● WHAT TO WORK ON: Exactly the lines from the one containing "A clock reads 9:27." through the end of the data below are to be reproduced, and nothing besides them.

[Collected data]

┄┄┄┄┄┄┄┄┄┄

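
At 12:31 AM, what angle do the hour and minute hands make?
Hour hand position: 0 x 30 + 31 x 0.5 = 15.5 degrees
Minute hand position: 31 x 6 = 186 degrees
Difference: |15.5 - 186| = 170.5 degrees
The angle between the hands is 170.5 degrees

Final answer: 170.5 degrees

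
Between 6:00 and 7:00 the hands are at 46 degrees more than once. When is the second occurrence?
At t minutes past 6:00, the hour hand is at 30 x 6 + 0.5t degrees and the minute hand is at 6t degrees.
The smaller angle between them is 46 degrees when |30H - 5.5t| = 46 or |30H - 5.5t| = 314.
With H = 6, solve 30 x 6 - 5.5t = +/- target for each target:
  t = (30 x 6 - 46) / 5.5 = 24.36
  t = (30 x 6 + 46) / 5.5 = 41.09
  t = (30 x 6 - 314) / 5.5 = -24.36 (outside (0, 60))
  t = (30 x 6 + 314) / 5.5 = 89.82 (outside (0, 60))
Valid solutions in (0, 60): {24.36, 41.09} minutes.
The second occurrence is t = 41.09 minutes.
The hands form a 46-degree angle at 41.09 minutes past 6:00.

Final answer: 41.09 minutes past 6:00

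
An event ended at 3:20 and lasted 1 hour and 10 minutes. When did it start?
Starting time: 3:20 = 200 total minutes past 12:00
Subtracting: 1 hour and 10 minutes = 70 minutes
200 - 70 = 130 minutes
= 2 hours and 10 minutes past 12:00 = 2:10

Final answer: 2:10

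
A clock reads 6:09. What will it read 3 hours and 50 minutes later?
Starting time: 6:09
Adding 50 minutes to 9 minutes: 9 + 50 = 59 minutes
Adding 3 hours: 6 + 3 = 9
Final time: 9:59

Final answer: 9:59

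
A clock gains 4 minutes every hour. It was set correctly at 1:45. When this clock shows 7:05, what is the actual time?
For every 60 true minutes, the faulty clock advances 64 minutes, so 1 faulty-clock minute corresponds to 60/64 true minutes.
From 1:45 to 7:05 on the faulty dial is 320 minutes.
True elapsed: 320 x 60/64 = 300 minutes = 5 hours.
True time: 1:45 + 5 hours = 6:45.

Final answer: 6:45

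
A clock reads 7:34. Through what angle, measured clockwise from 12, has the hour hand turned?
The hour hand moves 30 degrees per hour and 0.5 degrees per minute.
At 7:34: (7) x 30 + 34 x 0.5 = 210 + 17 = 227 degrees

Final answer: 227 degrees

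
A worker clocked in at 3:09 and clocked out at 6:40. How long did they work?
From 3:09 to 6:40:
(6 x 60 + 40) - (3 x 60 + 9) = 400 - 189 = 211 minutes
= 3 hours and 31 minutes

Final answer: 3 hours and 31 minutes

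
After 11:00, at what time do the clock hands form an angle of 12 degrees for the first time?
At t minutes past 11:00, the hour hand is at 30 x 11 + 0.5t degrees and the minute hand is at 6t degrees.
The smaller angle between them is 12 degrees when |30H - 5.5t| = 12 or |30H - 5.5t| = 348.
With H = 11, solve 30 x 11 - 5.5t = +/- target for each target:
  t = (30 x 11 - 12) / 5.5 = 57.82
  t = (30 x 11 + 12) / 5.5 = 62.18 (outside (0, 60))
  t = (30 x 11 - 348) / 5.5 = -3.27 (outside (0, 60))
  t = (30 x 11 + 348) / 5.5 = 123.27 (outside (0, 60))
Valid solutions in (0, 60): {57.82} minutes.
The first occurrence is t = 57.82 minutes.
The hands form a 12-degree angle at 57.82 minutes past 11:00.

Final answer: 57.82 minutes past 11:00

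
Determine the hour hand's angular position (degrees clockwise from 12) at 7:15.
The hour hand moves 30 degrees per hour and 0.5 degrees per minute.
At 7:15: (7) x 30 + 15 x 0.5 = 210 + 7.5 = 217.5 degrees

Final answer: 217.5 degrees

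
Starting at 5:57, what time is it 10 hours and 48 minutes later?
Starting time: 5:57
Adding 48 minutes to 57 minutes: 57 + 48 = 105 minutes = 1 hour and 45 minutes
Adding 10 hours: 5 + 10 + 1 (carry) = 16 - 12 = 4
Final time: 4:45

Final answer: 4:45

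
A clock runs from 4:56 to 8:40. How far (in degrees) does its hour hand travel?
The hour hand moves 0.5 degrees per minute.
Time elapsed: 8:40 - 4:56 = 224 minutes
Angular displacement: 224 x 0.5 = 112 degrees

Final answer: 112 degrees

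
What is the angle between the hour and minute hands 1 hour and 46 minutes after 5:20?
First find the time 1 hour and 46 minutes after 5:20.
Total minutes: 5 x 60 + 20 + 1 x 60 + 46 = 426.
426 mod 720 = 426 minutes = 7:06.
Now compute the angle at 7:06:
Hour hand: 7 x 30 + 6 x 0.5 = 213 degrees
Minute hand: 6 x 6 = 36 degrees
Difference: |213 - 36| = 177 degrees
The angle is 177 degrees

Final answer: 177 degrees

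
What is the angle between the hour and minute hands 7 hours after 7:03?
First find the time 7 hours after 7:03.
Total minutes: 7 x 60 + 3 + 7 x 60 + 0 = 843.
843 mod 720 = 123 minutes = 2:03.
Now compute the angle at 2:03:
Hour hand: 2 x 30 + 3 x 0.5 = 61.5 degrees
Minute hand: 3 x 6 = 18 degrees
Difference: |61.5 - 18| = 43.5 degrees
The angle is 43.5 degrees

Final answer: 43.5 degrees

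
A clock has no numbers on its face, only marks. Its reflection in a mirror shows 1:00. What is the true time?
Reflection across the vertical (12-6) axis maps a hand at angle A degrees to (360 - A) degrees, which sends a reading of T minutes past 12:00 to (720 - T) minutes past 12:00.
Mirror reads 1:00 = 60 minutes past 12:00.
Actual time: (720 - 60) mod 720 = 660 minutes = 11:00.

Final answer: 11:00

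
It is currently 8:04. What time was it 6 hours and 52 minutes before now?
Starting time: 8:04 = 484 total minutes past 12:00
Subtracting: 6 hours and 52 minutes = 412 minutes
484 - 412 = 72 minutes
= 1 hour and 12 minutes past 12:00 = 1:12

Final answer: 1:12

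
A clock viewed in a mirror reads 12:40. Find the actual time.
Reflection across the vertical (12-6) axis maps a hand at angle A degrees to (360 - A) degrees, which sends a reading of T minutes past 12:00 to (720 - T) minutes past 12:00.
Mirror reads 12:40 = 40 minutes past 12:00.
Actual time: (720 - 40) mod 720 = 680 minutes = 11:20.

Final answer: 11:20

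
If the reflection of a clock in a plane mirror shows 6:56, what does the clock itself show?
Reflection across the vertical (12-6) axis maps a hand at angle A degrees to (360 - A) degrees, which sends a reading of T minutes past 12:00 to (720 - T) minutes past 12:00.
Mirror reads 6:56 = 416 minutes past 12:00.
Actual time: (720 - 416) mod 720 = 304 minutes = 5:04.

Final answer: 5:04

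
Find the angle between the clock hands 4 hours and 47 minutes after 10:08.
First find the time 4 hours and 47 minutes after 10:08.
Total minutes: 10 x 60 + 8 + 4 x 60 + 47 = 895.
895 mod 720 = 175 minutes = 2:55.
Now compute the angle at 2:55:
Hour hand: 2 x 30 + 55 x 0.5 = 87.5 degrees
Minute hand: 55 x 6 = 330 degrees
Difference: |87.5 - 330| = 242.5 degrees
Smaller angle: 360 - 242.5 = 117.5 degrees

Final answer: 117.5 degrees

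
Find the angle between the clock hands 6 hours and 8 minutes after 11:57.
First find the time 6 hours and 8 minutes after 11:57.
Total minutes: 11 x 60 + 57 + 6 x 60 + 8 = 1085.
1085 mod 720 = 365 minutes = 6:05.
Now compute the angle at 6:05:
Hour hand: 6 x 30 + 5 x 0.5 = 182.5 degrees
Minute hand: 5 x 6 = 30 degrees
Difference: |182.5 - 30| = 152.5 degrees
The angle is 152.5 degrees

Final answer: 152.5 degrees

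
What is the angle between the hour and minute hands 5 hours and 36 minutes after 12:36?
First find the time 5 hours and 36 minutes after 12:36.
Total minutes: 12 x 60 + 36 + 5 x 60 + 36 = 1092.
1092 mod 720 = 372 minutes = 6:12.
Now compute the angle at 6:12:
Hour hand: 6 x 30 + 12 x 0.5 = 186 degrees
Minute hand: 12 x 6 = 72 degrees
Difference: |186 - 72| = 114 degrees
The angle is 114 degrees

Final answer: 114 degrees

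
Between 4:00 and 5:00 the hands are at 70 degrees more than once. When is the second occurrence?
At t minutes past 4:00, the hour hand is at 30 x 4 + 0.5t degrees and the minute hand is at 6t degrees.
The smaller angle between them is 70 degrees when |30H - 5.5t| = 70 or |30H - 5.5t| = 290.
With H = 4, solve 30 x 4 - 5.5t = +/- target for each target:
  t = (30 x 4 - 70) / 5.5 = 9.09
  t = (30 x 4 + 70) / 5.5 = 34.55
  t = (30 x 4 - 290) / 5.5 = -30.91 (outside (0, 60))
  t = (30 x 4 + 290) / 5.5 = 74.55 (outside (0, 60))
Valid solutions in (0, 60): {9.09, 34.55} minutes.
The second occurrence is t = 34.55 minutes.
The hands form a 70-degree angle at 34.55 minutes past 4:00.

Final answer: 34.55 minutes past 4:00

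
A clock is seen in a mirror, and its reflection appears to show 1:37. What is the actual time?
Reflection across the vertical (12-6) axis maps a hand at angle A degrees to (360 - A) degrees, which sends a reading of T minutes past 12:00 to (720 - T) minutes past 12:00.
Mirror reads 1:37 = 97 minutes past 12:00.
Actual time: (720 - 97) mod 720 = 623 minutes = 10:23.

Final answer: 10:23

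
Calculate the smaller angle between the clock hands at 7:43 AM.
Hour hand position: 7 x 30 + 43 x 0.5 = 231.5 degrees
Minute hand position: 43 x 6 = 258 degrees
Difference: |231.5 - 258| = 26.5 degrees
The angle between the hands is 26.5 degrees

Final answer: 26.5 degrees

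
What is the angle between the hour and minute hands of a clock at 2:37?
Hour hand position: 2 x 30 + 37 x 0.5 = 78.5 degrees
Minute hand position: 37 x 6 = 222 degrees
Difference: |78.5 - 222| = 143.5 degrees
The angle between the hands is 143.5 degrees

Final answer: 143.5 degrees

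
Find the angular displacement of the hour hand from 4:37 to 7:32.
The hour hand moves 0.5 degrees per minute.
Time elapsed: 7:32 - 4:37 = 175 minutes
Angular displacement: 175 x 0.5 = 87.5 degrees

Final answer: 87.5 degrees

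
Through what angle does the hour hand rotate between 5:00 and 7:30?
The hour hand moves 0.5 degrees per minute.
Time elapsed: 7:30 - 5:00 = 150 minutes
Angular displacement: 150 x 0.5 = 75 degrees

Final answer: 75 degrees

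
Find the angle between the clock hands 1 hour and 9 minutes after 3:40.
First find the time 1 hour and 9 minutes after 3:40.
Total minutes: 3 x 60 + 40 + 1 x 60 + 9 = 289.
289 mod 720 = 289 minutes = 4:49.
Now compute the angle at 4:49:
Hour hand: 4 x 30 + 49 x 0.5 = 144.5 degrees
Minute hand: 49 x 6 = 294 degrees
Difference: |144.5 - 294| = 149.5 degrees
The angle is 149.5 degrees

Final answer: 149.5 degrees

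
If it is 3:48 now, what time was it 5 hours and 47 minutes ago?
Starting time: 3:48 = 228 total minutes past 12:00
Subtracting: 5 hours and 47 minutes = 347 minutes
228 - 347 = -119 (negative, add 12 hours = 720) = 601 minutes
= 10 hours and 1 minute past 12:00 = 10:01

Final answer: 10:01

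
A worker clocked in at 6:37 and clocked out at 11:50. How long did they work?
From 6:37 to 11:50:
(11 x 60 + 50) - (6 x 60 + 37) = 710 - 397 = 313 minutes
= 5 hours and 13 minutes

Final answer: 5 hours and 13 minutes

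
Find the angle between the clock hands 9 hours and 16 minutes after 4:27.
First find the time 9 hours and 16 minutes after 4:27.
Total minutes: 4 x 60 + 27 + 9 x 60 + 16 = 823.
823 mod 720 = 103 minutes = 1:43.
Now compute the angle at 1:43:
Hour hand: 1 x 30 + 43 x 0.5 = 51.5 degrees
Minute hand: 43 x 6 = 258 degrees
Difference: |51.5 - 258| = 206.5 degrees
Smaller angle: 360 - 206.5 = 153.5 degrees

Final answer: 153.5 degrees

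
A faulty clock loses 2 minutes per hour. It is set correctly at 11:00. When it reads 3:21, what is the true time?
For every 60 true minutes, the faulty clock advances 58 minutes, so 1 faulty-clock minute corresponds to 60/58 true minutes.
From 11:00 to 3:21 on the faulty dial is 261 minutes.
True elapsed: 261 x 60/58 = 270 minutes = 4 hours and 30 minutes.
True time: 11:00 + 4 hours and 30 minutes = 3:30.

Final answer: 3:30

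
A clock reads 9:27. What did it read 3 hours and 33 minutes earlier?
Starting time: 9:27 = 567 total minutes past 12:00
Subtracting: 3 hours and 33 minutes = 213 minutes
567 - 213 = 354 minutes
= 5 hours and 54 minutes past 12:00 = 5:54

Final answer: 5:54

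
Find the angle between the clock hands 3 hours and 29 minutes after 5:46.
First find the time 3 hours and 29 minutes after 5:46.
Total minutes: 5 x 60 + 46 + 3 x 60 + 29 = 555.
555 mod 720 = 555 minutes = 9:15.
Now compute the angle at 9:15:
Hour hand: 9 x 30 + 15 x 0.5 = 277.5 degrees
Minute hand: 15 x 6 = 90 degrees
Difference: |277.5 - 90| = 187.5 degrees
Smaller angle: 360 - 187.5 = 172.5 degrees

Final answer: 172.5 degrees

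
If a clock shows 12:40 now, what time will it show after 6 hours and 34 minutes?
Starting time: 12:40
Adding 34 minutes to 40 minutes: 40 + 34 = 74 minutes = 1 hour and 14 minutes
Adding 6 hours: 12 + 6 + 1 (carry) = 19 - 12 = 7
Final time: 7:14

Final answer: 7:14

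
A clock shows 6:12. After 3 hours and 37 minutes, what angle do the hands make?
First find the time 3 hours and 37 minutes after 6:12.
Total minutes: 6 x 60 + 12 + 3 x 60 + 37 = 589.
589 mod 720 = 589 minutes = 9:49.
Now compute the angle at 9:49:
Hour hand: 9 x 30 + 49 x 0.5 = 294.5 degrees
Minute hand: 49 x 6 = 294 degrees
Difference: |294.5 - 294| = 0.5 degrees
The angle is 0.5 degrees

Final answer: 0.5 degrees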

┄┄┄┄┄┄┄┄┄┄

● RESULT OF THE TASK:
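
A clock reads 9:27. What did it read 3 hours and 33 minutes earlier?
Starting time: 9:27 = 567 total minutes past 12:00
Subtracting: 3 hours and 33 minutes = 213 minutes
567 - 213 = 354 minutes
= 5 hours and 54 minutes past 12:00 = 5:54

Final answer: 5:54

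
Find the angle between the clock hands 3 hours and 29 minutes after 5:46.
First find the time 3 hours and 29 minutes after 5:46.
Total minutes: 5 x 60 + 46 + 3 x 60 + 29 = 555.
555 mod 720 = 555 minutes = 9:15.
Now compute the angle at 9:15:
Hour hand: 9 x 30 + 15 x 0.5 = 277.5 degrees
Minute hand: 15 x 6 = 90 degrees
Difference: |277.5 - 90| = 187.5 degrees
Smaller angle: 360 - 187.5 = 172.5 degrees

Final answer: 172.5 degrees

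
If a clock shows 12:40 now, what time will it show after 6 hours and 34 minutes?
Starting time: 12:40
Adding 34 minutes to 40 minutes: 40 + 34 = 74 minutes = 1 hour and 14 minutes
Adding 6 hours: 12 + 6 + 1 (carry) = 19 - 12 = 7
Final time: 7:14

Final answer: 7:14

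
A clock shows 6:12. After 3 hours and 37 minutes, what angle do the hands make?
First find the time 3 hours and 37 minutes after 6:12.
Total minutes: 6 x 60 + 12 + 3 x 60 + 37 = 589.
589 mod 720 = 589 minutes = 9:49.
Now compute the angle at 9:49:
Hour hand: 9 x 30 + 49 x 0.5 = 294.5 degrees
Minute hand: 49 x 6 = 294 degrees
Difference: |294.5 - 294| = 0.5 degrees
The angle is 0.5 degrees

Final answer: 0.5 degrees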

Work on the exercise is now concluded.